Work request
Should a line below contain the word "diagonally", report it.

Information given
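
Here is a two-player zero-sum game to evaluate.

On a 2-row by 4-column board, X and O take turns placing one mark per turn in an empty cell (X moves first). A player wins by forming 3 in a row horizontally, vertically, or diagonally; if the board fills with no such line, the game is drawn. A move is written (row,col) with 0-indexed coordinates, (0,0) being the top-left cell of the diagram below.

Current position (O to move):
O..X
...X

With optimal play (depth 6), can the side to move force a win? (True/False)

O winning at [O..X/...X]: False

p1 O@[O..X/...X]: (0,1)[OO.X/...X]+0* (0,2)[O.OX/...X]+0 (1,0)[O..X/O..X]+0 (1,1)[O..X/.O.X]+0 (1,2)[O..X/..OX]+0
p2 X@[OO.X/...X]: (0,2)[OOXX/...X]+0* (1,0)[OO.X/X..X]-1 (1,1)[OO.X/.X.X]-1 (1,2)[OO.X/..XX]-1
p3 O@[OOXX/...X]: (1,0)[OOXX/O..X]+0* (1,1)[OOXX/.O.X]+0 (1,2)[OOXX/..OX]+0
p4 X@[OOXX/O..X]: (1,1)[OOXX/OX.X]+0* (1,2)[OOXX/O.XX]+0
p5 O@[OOXX/OX.X]: (1,2)[OOXX/OXOX]+0*
p6 X@[OOXX/OXOX] terminal +0; root [O..X/...X] d6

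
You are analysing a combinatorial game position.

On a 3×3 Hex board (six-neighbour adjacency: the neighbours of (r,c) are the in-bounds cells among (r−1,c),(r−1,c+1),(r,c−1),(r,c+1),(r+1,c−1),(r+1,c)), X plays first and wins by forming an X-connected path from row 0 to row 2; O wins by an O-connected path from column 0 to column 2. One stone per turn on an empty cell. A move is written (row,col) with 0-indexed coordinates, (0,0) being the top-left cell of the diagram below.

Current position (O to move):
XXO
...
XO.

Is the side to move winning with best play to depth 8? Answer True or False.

O winning at [XXO/.../XO.]: False

[XXO/.../XO.] O move#1: (1,0):-1/XXO/O../XO.*, (1,1):-1/XXO/.O./XO., (1,2):-1/XXO/..O/XO., (2,2):-1/XXO/.../XOO
[XXO/O../XO.] X move#2: (1,1):+1/XXO/OX./XO.*, (1,2):-1/XXO/O.X/XO., (2,2):-1/XXO/O../XOX
[XXO/OX./XO.] end (terminal -1, O#3); searched XXO/.../XO. to 8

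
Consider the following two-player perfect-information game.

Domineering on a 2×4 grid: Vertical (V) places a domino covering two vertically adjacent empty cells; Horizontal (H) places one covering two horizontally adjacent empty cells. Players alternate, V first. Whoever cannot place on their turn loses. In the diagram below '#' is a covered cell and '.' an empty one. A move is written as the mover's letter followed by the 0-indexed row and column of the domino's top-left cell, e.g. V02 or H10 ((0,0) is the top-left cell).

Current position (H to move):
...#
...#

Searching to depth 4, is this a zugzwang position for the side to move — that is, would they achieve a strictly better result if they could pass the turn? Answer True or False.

ply 1, H at ...#/...# | H00=+1→##.#/...#*; H01=+1→.###/...#; H10=+1→...#/##.#; H11=+1→...#/.###
ply 2, V at ##.#/...# | V02=-1→####/..##*
ply 3, H at ####/..## | H10=+1→####/####*
ply 4: ####/#### is terminal -1 (V); from ...#/...# depth 4
if H skipped the turn, V would face:
~ ply 1, V at ...#/...# | V00=-1→#..#/#..#; V01=+1→.#.#/.#.#*; V02=-1→..##/..##
~ ply 2: .#.#/.#.# is terminal -1 (H); from ...#/...# depth 4
compare (H): move=+1 vs pass=-1

zugzwang(...#/...#, H) = False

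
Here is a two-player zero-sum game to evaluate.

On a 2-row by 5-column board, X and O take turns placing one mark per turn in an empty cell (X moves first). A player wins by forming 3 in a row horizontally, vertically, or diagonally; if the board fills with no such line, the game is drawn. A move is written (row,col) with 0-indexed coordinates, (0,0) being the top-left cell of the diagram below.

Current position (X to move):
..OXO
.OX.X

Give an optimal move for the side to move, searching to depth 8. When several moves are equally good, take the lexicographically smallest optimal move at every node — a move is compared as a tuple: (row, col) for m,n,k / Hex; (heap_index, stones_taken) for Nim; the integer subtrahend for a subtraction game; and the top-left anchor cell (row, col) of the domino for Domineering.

p1 X@[..OXO/.OX.X]: (0,0)[X.OXO/.OX.X]+0 (0,1)[.XOXO/.OX.X]+0 (1,0)[..OXO/XOX.X]+0 (1,3)[..OXO/.OXXX]+1*
p2 O@[..OXO/.OXXX] terminal -1; root [..OXO/.OX.X] d8

X's best at [..OXO/.OX.X]: (1,3)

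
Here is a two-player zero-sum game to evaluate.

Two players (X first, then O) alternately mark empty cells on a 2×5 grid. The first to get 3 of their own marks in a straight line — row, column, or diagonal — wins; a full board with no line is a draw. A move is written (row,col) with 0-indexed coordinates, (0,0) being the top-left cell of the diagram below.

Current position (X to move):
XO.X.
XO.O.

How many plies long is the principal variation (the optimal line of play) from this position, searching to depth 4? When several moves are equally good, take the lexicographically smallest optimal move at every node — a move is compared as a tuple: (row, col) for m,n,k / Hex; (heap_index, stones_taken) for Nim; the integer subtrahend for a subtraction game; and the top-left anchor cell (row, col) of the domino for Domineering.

p1 X@[XO.X./XO.O.]: (0,2)[XOXX./XO.O.]-1 (0,4)[XO.XX/XO.O.]-1 (1,2)[XO.X./XOXO.]+0* (1,4)[XO.X./XO.OX]-1
p2 O@[XO.X./XOXO.]: (0,2)[XOOX./XOXO.]+0* (0,4)[XO.XO/XOXO.]+0 (1,4)[XO.X./XOXOO]+0
p3 X@[XOOX./XOXO.]: (0,4)[XOOXX/XOXO.]+0* (1,4)[XOOX./XOXOX]+0
p4 O@[XOOXX/XOXO.]: (1,4)[XOOXX/XOXOO]+0*
p5 X@[XOOXX/XOXOO] terminal +0; root [XO.X./XO.O.] d4

PV length from [XO.X./XO.O.]: 4 plies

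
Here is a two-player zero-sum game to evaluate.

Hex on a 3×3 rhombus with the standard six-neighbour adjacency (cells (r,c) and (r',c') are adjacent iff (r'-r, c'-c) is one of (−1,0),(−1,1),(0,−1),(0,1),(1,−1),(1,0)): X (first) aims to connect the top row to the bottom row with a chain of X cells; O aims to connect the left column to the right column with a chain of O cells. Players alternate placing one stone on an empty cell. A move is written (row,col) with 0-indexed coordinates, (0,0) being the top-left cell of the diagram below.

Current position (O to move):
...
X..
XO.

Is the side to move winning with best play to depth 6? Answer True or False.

p1 O@[.../X../XO.]: (0,0)[O../X../XO.]-1* (0,1)[.O./X../XO.]-1 (0,2)[..O/X../XO.]-1 (1,1)[.../XO./XO.]-1 (1,2)[.../X.O/XO.]-1 (2,2)[.../X../XOO]-1
p2 X@[O../X../XO.]: (0,1)[OX./X../XO.]+1* (0,2)[O.X/X../XO.]+1 (1,1)[O../XX./XO.]+1 (1,2)[O../X.X/XO.]+1 (2,2)[O../X../XOX]+1
p3 O@[OX./X../XO.] terminal -1; root [.../X../XO.] d6

O winning at [.../X../XO.]: False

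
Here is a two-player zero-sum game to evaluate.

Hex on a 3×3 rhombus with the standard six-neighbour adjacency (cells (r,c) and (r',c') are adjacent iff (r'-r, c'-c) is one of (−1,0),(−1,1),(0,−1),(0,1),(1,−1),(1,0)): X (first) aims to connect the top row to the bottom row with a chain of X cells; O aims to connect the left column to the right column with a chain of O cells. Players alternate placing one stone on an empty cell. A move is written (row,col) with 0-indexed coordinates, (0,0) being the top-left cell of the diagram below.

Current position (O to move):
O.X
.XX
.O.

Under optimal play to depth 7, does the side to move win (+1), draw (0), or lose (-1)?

p1 O@[O.X/.XX/.O.]: (0,1)[OOX/.XX/.O.]-1* (1,0)[O.X/OXX/.O.]-1 (2,0)[O.X/.XX/OO.]-1 (2,2)[O.X/.XX/.OO]-1
p2 X@[OOX/.XX/.O.]: (1,0)[OOX/XXX/.O.]+1* (2,0)[OOX/.XX/XO.]+1 (2,2)[OOX/.XX/.OX]+1
p3 O@[OOX/XXX/.O.]: (2,0)[OOX/XXX/OO.]-1* (2,2)[OOX/XXX/.OO]-1
p4 X@[OOX/XXX/OO.]: (2,2)[OOX/XXX/OOX]+1*
p5 O@[OOX/XXX/OOX] terminal -1; root [O.X/.XX/.O.] d7

value(O.X/.XX/.O., O) = -1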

Task solution
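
On a 2-row by 4-column board, X and O take turns placing one mark per turn in an empty cell (X moves first). A player wins by forming 3 in a row horizontally, vertically, or diagonally; if the board fills with no such line, the game is drawn. A move is written (row,col) with 0-indexed coordinates, (0,0) being the top-left cell of the diagram below.
On a 2-row by 5-column board, X and O take turns placing one mark per turn in an empty cell (X moves first). A player wins by forming 3 in a row horizontally, vertically, or diagonally; if the board fills with no such line, the game is drawn. A move is written (row,col) with 0-indexed coordinates, (0,0) being the top-left cell of the diagram below.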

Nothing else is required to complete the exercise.